Aim of the task - For the entries below, the expected answer is the line with "What is -2846*(6*1 - 4)²?", the line with "Answer: 531747048/84457 ≈ 6296.1", and every line between them, exactly as written, and nothing more.

Provided information -
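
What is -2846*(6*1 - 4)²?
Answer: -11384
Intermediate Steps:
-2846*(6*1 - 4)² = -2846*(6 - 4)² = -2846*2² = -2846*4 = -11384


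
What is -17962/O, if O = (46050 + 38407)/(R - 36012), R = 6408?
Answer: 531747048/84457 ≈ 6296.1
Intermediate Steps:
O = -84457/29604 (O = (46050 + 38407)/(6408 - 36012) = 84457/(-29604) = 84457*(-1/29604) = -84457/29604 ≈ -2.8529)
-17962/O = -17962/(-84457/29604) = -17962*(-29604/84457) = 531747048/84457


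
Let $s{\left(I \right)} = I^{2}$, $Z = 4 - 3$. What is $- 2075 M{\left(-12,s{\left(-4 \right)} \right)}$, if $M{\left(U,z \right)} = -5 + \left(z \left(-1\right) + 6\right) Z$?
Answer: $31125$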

--

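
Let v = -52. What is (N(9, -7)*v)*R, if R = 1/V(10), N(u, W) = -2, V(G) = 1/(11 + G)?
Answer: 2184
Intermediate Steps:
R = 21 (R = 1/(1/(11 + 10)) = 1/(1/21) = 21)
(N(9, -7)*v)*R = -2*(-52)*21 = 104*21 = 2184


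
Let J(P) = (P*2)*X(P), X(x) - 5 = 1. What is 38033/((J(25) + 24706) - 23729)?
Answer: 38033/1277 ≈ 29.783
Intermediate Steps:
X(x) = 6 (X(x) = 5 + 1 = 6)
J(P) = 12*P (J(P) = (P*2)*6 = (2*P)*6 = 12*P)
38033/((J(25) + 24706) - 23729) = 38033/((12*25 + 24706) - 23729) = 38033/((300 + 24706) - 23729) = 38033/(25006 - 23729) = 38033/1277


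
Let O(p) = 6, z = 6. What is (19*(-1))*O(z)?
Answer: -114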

---

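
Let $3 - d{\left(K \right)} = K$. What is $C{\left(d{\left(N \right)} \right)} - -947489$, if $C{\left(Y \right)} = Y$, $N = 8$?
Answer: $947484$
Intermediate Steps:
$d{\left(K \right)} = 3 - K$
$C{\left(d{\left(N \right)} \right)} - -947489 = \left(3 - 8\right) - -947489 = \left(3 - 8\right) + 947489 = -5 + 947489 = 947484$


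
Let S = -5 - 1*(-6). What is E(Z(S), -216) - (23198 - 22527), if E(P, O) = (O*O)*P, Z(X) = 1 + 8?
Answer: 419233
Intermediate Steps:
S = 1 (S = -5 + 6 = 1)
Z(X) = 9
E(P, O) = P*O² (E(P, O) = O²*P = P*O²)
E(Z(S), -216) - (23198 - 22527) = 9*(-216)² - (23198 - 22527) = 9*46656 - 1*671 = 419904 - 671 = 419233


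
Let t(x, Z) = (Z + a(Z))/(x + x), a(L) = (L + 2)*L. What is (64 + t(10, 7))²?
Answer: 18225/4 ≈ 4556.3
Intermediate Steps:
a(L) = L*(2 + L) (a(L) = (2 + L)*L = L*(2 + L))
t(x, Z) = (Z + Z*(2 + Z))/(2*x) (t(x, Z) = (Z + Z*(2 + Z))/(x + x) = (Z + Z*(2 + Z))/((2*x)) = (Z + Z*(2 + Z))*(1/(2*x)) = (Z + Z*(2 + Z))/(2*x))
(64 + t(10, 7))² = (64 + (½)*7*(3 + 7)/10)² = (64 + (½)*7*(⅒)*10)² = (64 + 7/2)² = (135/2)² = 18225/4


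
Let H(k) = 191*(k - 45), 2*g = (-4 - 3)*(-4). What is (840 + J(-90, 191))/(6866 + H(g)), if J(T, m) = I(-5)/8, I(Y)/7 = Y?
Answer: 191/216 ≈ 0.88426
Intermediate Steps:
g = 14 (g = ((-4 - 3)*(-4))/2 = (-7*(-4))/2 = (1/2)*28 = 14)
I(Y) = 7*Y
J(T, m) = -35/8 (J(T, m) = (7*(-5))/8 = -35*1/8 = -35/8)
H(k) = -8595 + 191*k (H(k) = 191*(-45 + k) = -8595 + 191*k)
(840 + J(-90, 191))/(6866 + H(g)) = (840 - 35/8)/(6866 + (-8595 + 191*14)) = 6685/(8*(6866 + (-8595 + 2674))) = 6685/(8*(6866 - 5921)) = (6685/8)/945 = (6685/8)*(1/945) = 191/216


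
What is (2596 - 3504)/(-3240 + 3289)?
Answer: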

Task result -
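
What is -2846*(6*1 - 4)²?
Answer: -11384
Intermediate Steps:
-2846*(6*1 - 4)² = -2846*(6 - 4)² = -2846*2² = -2846*4 = -11384


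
What is -17962/O, if O = (46050 + 38407)/(R - 36012), R = 6408?
Answer: 531747048/84457 ≈ 6296.1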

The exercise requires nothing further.